┏━━

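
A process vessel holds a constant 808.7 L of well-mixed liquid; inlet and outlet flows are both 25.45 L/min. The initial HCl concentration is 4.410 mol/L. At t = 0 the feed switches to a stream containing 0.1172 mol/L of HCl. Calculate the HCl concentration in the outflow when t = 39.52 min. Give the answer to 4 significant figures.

1.355 mol/L

Transient balance on the dissolved component: V dC/dt = Q(C_in − C).
Time constant τ = V/Q = 808.7/25.45 = 31.7760 min.
C approaches C_in exponentially: C(t) = C_in + (C₀ − C_in) e^(−t/τ).
C(39.52) = 0.1172 + (4.410 − 0.1172)·e^(−39.52/31.7760) = 0.1172 + (4.29280)·0.288314 = 1.35487 mol/L.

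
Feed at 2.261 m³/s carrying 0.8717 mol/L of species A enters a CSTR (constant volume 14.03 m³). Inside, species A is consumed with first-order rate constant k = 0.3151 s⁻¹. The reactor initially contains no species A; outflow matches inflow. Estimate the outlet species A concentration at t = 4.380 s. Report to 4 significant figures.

Species balance: V dC/dt = Q C_in − Q C − k V C.
dC/dt = (Q/V) C_in − (Q/V + k) C; effective rate a = Q/V + k = 0.161155 + 0.3151 = 0.476255 s⁻¹.
C_ss = Q C_in/(Q + kV) = 0.294965 mol/L; C(t) = C_ss + (C₀ − C_ss) e^(−a t).
C(4.380) = 0.294965 + (-0.294965)·e^(−0.476255·4.380) = 0.294965 + (-0.294965)·0.124183 = 0.258335 mol/L.

0.2583 mol/L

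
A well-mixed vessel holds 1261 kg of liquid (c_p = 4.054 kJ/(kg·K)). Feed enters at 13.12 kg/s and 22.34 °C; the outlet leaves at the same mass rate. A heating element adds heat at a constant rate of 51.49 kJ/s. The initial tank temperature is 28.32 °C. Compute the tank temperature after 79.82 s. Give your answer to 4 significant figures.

25.49 °C

Unsteady energy balance on the tank contents: M c_p dT/dt = ṁ c_p (T_in − T) + 51.49.
τ = M/ṁ = 96.1128 s; T_ss = T_in + Q̇/(ṁ c_p) = 22.34 + 51.49/(13.12·4.054) = 23.3081 °C.
Integrating: T(t) = T_ss + (T₀ − T_ss) e^(−t/τ).
T(79.82) = 23.3081 + (5.01193)·e^(−79.82/96.1128) = 23.3081 + (5.01193)·0.435839 = 25.4925 °C.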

┗━━

What's wanted is each line above, transcribed with nothing altered.

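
A process vessel holds a constant 808.7 L of well-mixed liquid; inlet and outlet flows are both 25.45 L/min. The initial HCl concentration is 4.410 mol/L. At t = 0 the feed switches to a stream containing 0.1172 mol/L of HCl. Calculate the HCl concentration in the outflow when t = 39.52 min. Give the answer to 4 significant figures.

1.355 mol/L

Transient balance on the dissolved component: V dC/dt = Q(C_in − C).
Time constant τ = V/Q = 808.7/25.45 = 31.7760 min.
C approaches C_in exponentially: C(t) = C_in + (C₀ − C_in) e^(−t/τ).
C(39.52) = 0.1172 + (4.410 − 0.1172)·e^(−39.52/31.7760) = 0.1172 + (4.29280)·0.288314 = 1.35487 mol/L.

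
Feed at 2.261 m³/s carrying 0.8717 mol/L of species A enters a CSTR (constant volume 14.03 m³). Inside, species A is consumed with first-order rate constant k = 0.3151 s⁻¹. The reactor initially contains no species A; outflow matches inflow. Estimate the outlet species A concentration at t = 4.380 s. Report to 4 significant figures.

Species balance: V dC/dt = Q C_in − Q C − k V C.
dC/dt = (Q/V) C_in − (Q/V + k) C; effective rate a = Q/V + k = 0.161155 + 0.3151 = 0.476255 s⁻¹.
C_ss = Q C_in/(Q + kV) = 0.294965 mol/L; C(t) = C_ss + (C₀ − C_ss) e^(−a t).
C(4.380) = 0.294965 + (-0.294965)·e^(−0.476255·4.380) = 0.294965 + (-0.294965)·0.124183 = 0.258335 mol/L.

0.2583 mol/L

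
A well-mixed vessel holds 1261 kg of liquid (c_p = 4.054 kJ/(kg·K)). Feed enters at 13.12 kg/s and 22.34 °C; the outlet leaves at the same mass rate. A heating element adds heat at a constant rate of 51.49 kJ/s. The initial tank temperature is 28.32 °C. Compute the tank temperature after 79.82 s. Give your answer to 4 significant figures.

25.49 °C

Unsteady energy balance on the tank contents: M c_p dT/dt = ṁ c_p (T_in − T) + 51.49.
τ = M/ṁ = 96.1128 s; T_ss = T_in + Q̇/(ṁ c_p) = 22.34 + 51.49/(13.12·4.054) = 23.3081 °C.
Integrating: T(t) = T_ss + (T₀ − T_ss) e^(−t/τ).
T(79.82) = 23.3081 + (5.01193)·e^(−79.82/96.1128) = 23.3081 + (5.01193)·0.435839 = 25.4925 °C.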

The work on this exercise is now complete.